* THE PROBLEM:
Among the entries below, one line contains "What is MMDXXX" and another contains "Start with 9". Transcribe those two lines and every line between them, exactly.

SUPPLIED DATA below:

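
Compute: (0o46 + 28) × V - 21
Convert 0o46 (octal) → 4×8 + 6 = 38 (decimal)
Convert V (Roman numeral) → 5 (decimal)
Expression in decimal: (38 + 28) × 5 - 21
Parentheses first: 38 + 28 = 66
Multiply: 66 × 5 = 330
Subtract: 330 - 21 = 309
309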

End of SUPPLIED DATA.
SUPPLIED DATA below:

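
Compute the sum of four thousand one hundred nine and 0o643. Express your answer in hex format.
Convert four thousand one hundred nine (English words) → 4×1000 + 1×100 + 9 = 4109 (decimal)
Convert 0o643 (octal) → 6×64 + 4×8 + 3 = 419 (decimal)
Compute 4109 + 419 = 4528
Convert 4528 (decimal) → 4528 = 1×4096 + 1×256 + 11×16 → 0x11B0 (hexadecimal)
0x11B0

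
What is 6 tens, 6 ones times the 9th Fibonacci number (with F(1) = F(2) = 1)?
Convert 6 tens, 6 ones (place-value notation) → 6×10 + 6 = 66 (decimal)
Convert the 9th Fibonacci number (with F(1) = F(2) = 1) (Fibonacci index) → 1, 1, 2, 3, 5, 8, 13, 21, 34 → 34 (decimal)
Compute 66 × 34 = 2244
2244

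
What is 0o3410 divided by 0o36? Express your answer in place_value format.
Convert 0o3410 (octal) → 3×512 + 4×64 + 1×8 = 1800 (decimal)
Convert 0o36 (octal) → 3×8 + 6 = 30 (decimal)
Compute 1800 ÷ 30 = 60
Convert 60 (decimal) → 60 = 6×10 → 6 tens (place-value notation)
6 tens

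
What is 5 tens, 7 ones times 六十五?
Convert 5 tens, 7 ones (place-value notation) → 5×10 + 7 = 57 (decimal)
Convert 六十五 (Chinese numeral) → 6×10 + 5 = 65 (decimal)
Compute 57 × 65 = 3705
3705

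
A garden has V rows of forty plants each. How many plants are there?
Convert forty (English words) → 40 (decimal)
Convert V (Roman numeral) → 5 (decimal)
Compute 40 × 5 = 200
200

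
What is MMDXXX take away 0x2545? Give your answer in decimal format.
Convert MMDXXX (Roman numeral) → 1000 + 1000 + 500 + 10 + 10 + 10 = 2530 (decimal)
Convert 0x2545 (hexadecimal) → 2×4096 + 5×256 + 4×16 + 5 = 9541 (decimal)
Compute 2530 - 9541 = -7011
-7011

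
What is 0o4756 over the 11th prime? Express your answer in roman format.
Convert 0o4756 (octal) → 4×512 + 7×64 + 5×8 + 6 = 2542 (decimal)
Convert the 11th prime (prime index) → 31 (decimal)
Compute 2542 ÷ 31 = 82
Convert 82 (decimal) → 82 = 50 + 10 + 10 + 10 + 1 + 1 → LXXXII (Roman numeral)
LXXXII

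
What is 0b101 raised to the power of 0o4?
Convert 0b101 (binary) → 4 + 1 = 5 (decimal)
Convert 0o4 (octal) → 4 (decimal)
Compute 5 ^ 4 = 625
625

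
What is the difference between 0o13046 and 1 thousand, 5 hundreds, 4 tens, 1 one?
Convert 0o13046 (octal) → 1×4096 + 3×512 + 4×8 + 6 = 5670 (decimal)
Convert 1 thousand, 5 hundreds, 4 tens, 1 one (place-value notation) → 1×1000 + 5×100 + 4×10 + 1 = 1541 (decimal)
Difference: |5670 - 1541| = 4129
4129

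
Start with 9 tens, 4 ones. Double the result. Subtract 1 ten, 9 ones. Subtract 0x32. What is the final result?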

End of SUPPLIED DATA.

* SOLUTION:
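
What is MMDXXX take away 0x2545? Give your answer in decimal format.
Convert MMDXXX (Roman numeral) → 1000 + 1000 + 500 + 10 + 10 + 10 = 2530 (decimal)
Convert 0x2545 (hexadecimal) → 2×4096 + 5×256 + 4×16 + 5 = 9541 (decimal)
Compute 2530 - 9541 = -7011
-7011

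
What is 0o4756 over the 11th prime? Express your answer in roman format.
Convert 0o4756 (octal) → 4×512 + 7×64 + 5×8 + 6 = 2542 (decimal)
Convert the 11th prime (prime index) → 31 (decimal)
Compute 2542 ÷ 31 = 82
Convert 82 (decimal) → 82 = 50 + 10 + 10 + 10 + 1 + 1 → LXXXII (Roman numeral)
LXXXII

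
What is 0b101 raised to the power of 0o4?
Convert 0b101 (binary) → 4 + 1 = 5 (decimal)
Convert 0o4 (octal) → 4 (decimal)
Compute 5 ^ 4 = 625
625

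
What is the difference between 0o13046 and 1 thousand, 5 hundreds, 4 tens, 1 one?
Convert 0o13046 (octal) → 1×4096 + 3×512 + 4×8 + 6 = 5670 (decimal)
Convert 1 thousand, 5 hundreds, 4 tens, 1 one (place-value notation) → 1×1000 + 5×100 + 4×10 + 1 = 1541 (decimal)
Difference: |5670 - 1541| = 4129
4129

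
Start with 9 tens, 4 ones. Double the result. Subtract 1 ten, 9 ones. Subtract 0x32. What is the final result?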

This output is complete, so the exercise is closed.